Assignment: Please print every line from the one containing "Ethanol (ν = 1.42×10^-6" through the last line of the records below, exactly as written and nothing more.

Dataset entries:
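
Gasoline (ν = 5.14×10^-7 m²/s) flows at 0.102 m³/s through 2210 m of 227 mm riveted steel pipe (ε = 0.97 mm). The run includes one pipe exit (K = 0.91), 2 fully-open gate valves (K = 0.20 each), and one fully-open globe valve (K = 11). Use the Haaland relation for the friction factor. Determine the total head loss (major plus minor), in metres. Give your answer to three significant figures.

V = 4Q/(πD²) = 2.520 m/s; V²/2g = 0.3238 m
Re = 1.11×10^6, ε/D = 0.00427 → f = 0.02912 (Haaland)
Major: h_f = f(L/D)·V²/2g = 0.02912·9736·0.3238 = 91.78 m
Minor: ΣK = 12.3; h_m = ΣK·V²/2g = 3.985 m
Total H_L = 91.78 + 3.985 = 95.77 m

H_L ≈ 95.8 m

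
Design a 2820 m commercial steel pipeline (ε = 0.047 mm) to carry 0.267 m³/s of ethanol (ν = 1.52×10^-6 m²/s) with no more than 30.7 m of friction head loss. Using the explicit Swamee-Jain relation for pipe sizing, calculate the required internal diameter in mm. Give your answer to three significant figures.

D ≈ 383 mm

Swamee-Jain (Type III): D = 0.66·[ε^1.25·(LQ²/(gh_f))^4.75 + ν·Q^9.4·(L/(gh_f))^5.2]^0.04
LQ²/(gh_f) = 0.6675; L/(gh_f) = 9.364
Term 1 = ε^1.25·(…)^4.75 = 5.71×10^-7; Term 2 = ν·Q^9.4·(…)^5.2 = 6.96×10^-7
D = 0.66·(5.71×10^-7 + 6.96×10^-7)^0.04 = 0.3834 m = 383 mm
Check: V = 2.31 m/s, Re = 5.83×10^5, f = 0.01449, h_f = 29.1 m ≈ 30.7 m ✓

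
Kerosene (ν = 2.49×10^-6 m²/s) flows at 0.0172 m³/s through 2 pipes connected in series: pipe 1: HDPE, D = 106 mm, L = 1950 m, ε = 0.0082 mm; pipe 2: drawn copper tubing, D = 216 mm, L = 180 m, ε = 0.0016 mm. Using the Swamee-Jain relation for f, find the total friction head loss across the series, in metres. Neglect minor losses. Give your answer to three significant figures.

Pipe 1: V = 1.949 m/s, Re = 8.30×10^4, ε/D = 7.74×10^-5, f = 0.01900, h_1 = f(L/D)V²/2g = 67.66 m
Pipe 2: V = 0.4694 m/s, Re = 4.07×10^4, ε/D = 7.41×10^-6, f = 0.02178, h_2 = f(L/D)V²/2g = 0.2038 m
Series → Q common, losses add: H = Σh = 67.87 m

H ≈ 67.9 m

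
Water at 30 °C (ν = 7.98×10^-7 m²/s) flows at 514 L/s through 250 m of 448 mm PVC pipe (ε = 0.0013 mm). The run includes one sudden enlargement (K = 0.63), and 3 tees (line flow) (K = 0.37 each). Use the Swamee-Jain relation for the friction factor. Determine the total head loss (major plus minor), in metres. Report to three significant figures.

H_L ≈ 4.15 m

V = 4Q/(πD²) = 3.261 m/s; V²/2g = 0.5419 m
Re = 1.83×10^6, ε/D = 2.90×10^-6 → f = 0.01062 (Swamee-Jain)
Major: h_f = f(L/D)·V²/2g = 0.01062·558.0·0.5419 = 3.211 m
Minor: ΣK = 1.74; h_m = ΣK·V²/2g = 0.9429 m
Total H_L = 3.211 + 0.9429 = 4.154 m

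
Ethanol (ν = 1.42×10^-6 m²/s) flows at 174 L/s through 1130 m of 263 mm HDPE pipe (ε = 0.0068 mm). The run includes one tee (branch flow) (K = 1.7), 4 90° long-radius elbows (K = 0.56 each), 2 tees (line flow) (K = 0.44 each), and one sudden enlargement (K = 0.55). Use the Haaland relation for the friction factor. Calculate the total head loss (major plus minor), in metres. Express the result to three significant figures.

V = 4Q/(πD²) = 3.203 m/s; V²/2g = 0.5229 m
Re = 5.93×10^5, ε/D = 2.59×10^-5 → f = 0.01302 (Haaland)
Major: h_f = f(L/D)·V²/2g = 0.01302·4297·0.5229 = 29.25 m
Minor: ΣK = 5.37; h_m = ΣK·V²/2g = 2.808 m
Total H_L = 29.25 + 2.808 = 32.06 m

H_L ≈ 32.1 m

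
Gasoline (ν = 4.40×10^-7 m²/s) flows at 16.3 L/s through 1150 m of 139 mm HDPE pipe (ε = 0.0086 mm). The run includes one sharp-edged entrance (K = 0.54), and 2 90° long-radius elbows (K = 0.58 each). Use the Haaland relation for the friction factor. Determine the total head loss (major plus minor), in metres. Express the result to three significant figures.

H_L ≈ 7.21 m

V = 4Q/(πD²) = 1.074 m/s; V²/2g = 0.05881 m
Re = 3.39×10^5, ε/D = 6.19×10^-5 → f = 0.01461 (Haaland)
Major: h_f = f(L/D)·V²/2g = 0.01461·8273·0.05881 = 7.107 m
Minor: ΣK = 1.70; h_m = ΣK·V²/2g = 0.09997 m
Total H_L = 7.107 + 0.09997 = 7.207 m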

Output:
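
Ethanol (ν = 1.42×10^-6 m²/s) flows at 174 L/s through 1130 m of 263 mm HDPE pipe (ε = 0.0068 mm). The run includes one tee (branch flow) (K = 1.7), 4 90° long-radius elbows (K = 0.56 each), 2 tees (line flow) (K = 0.44 each), and one sudden enlargement (K = 0.55). Use the Haaland relation for the friction factor. Calculate the total head loss (major plus minor), in metres. Express the result to three significant figures.

V = 4Q/(πD²) = 3.203 m/s; V²/2g = 0.5229 m
Re = 5.93×10^5, ε/D = 2.59×10^-5 → f = 0.01302 (Haaland)
Major: h_f = f(L/D)·V²/2g = 0.01302·4297·0.5229 = 29.25 m
Minor: ΣK = 5.37; h_m = ΣK·V²/2g = 2.808 m
Total H_L = 29.25 + 2.808 = 32.06 m

H_L ≈ 32.1 m

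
Gasoline (ν = 4.40×10^-7 m²/s) flows at 16.3 L/s through 1150 m of 139 mm HDPE pipe (ε = 0.0086 mm). The run includes one sharp-edged entrance (K = 0.54), and 2 90° long-radius elbows (K = 0.58 each). Use the Haaland relation for the friction factor. Determine the total head loss (major plus minor), in metres. Express the result to three significant figures.

H_L ≈ 7.21 m

V = 4Q/(πD²) = 1.074 m/s; V²/2g = 0.05881 m
Re = 3.39×10^5, ε/D = 6.19×10^-5 → f = 0.01461 (Haaland)
Major: h_f = f(L/D)·V²/2g = 0.01461·8273·0.05881 = 7.107 m
Minor: ΣK = 1.70; h_m = ΣK·V²/2g = 0.09997 m
Total H_L = 7.107 + 0.09997 = 7.207 m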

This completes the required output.